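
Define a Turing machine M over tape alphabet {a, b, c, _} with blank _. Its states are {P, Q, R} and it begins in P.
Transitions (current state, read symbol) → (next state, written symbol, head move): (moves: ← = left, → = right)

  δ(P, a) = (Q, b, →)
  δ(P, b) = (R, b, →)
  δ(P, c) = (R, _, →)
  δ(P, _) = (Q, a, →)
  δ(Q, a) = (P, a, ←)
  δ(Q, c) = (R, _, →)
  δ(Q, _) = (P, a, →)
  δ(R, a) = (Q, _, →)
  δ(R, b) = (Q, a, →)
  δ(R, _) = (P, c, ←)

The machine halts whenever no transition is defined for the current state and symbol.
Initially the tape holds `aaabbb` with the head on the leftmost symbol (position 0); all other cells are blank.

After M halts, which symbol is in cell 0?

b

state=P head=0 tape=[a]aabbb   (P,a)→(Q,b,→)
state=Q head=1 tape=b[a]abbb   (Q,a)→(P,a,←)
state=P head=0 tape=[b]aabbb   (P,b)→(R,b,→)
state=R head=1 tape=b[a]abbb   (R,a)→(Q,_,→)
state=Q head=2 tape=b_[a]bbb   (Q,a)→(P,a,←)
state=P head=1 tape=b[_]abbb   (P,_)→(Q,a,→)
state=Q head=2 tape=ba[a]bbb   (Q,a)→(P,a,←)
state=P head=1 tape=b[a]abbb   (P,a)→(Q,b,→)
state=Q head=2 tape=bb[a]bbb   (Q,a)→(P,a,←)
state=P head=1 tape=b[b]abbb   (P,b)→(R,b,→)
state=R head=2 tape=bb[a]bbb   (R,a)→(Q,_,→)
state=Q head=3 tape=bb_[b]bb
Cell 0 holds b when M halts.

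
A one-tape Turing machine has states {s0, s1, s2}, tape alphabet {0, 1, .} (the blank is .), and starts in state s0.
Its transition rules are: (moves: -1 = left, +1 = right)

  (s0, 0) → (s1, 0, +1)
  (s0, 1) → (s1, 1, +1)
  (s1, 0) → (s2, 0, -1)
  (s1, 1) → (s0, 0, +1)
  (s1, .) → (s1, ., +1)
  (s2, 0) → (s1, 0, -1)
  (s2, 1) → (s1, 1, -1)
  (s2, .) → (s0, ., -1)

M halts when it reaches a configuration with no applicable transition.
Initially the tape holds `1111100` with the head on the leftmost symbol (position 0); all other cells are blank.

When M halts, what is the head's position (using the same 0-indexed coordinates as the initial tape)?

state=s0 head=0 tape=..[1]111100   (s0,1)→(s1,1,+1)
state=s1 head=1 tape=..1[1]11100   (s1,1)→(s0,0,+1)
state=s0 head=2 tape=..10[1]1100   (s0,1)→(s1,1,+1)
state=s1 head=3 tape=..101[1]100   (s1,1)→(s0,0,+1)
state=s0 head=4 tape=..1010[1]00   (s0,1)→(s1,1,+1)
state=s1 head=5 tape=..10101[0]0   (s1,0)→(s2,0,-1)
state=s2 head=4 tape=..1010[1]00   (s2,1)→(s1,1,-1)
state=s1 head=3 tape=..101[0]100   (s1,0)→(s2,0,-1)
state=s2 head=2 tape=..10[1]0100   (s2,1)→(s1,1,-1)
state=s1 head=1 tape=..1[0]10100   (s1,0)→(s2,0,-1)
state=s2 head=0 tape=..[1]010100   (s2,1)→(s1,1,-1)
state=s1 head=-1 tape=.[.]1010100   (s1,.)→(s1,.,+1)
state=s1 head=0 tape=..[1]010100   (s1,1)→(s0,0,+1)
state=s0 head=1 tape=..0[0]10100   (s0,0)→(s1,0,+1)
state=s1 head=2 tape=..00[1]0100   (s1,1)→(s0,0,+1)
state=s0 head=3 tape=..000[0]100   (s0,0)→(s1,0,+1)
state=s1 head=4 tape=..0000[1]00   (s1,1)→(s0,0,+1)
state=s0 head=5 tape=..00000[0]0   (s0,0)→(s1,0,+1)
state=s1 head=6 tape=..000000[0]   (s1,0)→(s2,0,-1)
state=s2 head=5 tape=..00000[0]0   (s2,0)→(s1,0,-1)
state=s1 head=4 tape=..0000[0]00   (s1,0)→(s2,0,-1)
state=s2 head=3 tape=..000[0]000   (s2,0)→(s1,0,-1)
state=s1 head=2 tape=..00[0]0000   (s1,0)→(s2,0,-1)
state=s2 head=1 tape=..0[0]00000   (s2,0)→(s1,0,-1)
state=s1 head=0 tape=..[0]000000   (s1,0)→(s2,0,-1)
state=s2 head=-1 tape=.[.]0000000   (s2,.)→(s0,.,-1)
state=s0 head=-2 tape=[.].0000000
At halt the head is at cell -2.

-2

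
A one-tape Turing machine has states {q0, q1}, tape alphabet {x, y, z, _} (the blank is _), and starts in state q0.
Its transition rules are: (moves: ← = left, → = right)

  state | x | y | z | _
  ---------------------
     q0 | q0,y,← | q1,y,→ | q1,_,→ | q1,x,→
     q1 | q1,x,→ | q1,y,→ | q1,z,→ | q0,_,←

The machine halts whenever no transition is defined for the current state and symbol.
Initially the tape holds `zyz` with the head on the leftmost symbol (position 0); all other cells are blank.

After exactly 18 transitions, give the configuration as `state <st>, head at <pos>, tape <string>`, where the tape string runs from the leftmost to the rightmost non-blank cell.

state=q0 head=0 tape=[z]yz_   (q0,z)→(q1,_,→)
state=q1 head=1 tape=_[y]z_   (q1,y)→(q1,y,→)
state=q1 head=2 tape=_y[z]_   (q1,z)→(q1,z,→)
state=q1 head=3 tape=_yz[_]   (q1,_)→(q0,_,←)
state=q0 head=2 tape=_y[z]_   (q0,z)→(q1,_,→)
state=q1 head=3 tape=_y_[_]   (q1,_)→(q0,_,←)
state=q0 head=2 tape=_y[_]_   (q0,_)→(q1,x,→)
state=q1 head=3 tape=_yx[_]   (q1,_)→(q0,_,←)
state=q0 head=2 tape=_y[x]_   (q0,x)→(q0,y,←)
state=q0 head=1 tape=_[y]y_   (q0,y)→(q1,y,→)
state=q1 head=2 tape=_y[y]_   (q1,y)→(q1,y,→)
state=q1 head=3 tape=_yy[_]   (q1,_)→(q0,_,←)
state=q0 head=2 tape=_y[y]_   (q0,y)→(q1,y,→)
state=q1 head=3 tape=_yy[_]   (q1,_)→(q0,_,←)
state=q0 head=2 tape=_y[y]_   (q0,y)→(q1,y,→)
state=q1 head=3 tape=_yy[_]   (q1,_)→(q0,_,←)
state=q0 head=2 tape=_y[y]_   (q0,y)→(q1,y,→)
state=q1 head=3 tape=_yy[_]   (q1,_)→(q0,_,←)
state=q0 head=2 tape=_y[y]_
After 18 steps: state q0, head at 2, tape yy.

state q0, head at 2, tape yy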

===============

◆ Problem to solve
Your task is to copy each line from the material above that includes the word "Initially".

◆ Answer
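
Initially the tape holds `aaabbb` with the head on the leftmost symbol (position 0); all other cells are blank.
Initially the tape holds `1111100` with the head on the leftmost symbol (position 0); all other cells are blank.
Initially the tape holds `zyz` with the head on the leftmost symbol (position 0); all other cells are blank.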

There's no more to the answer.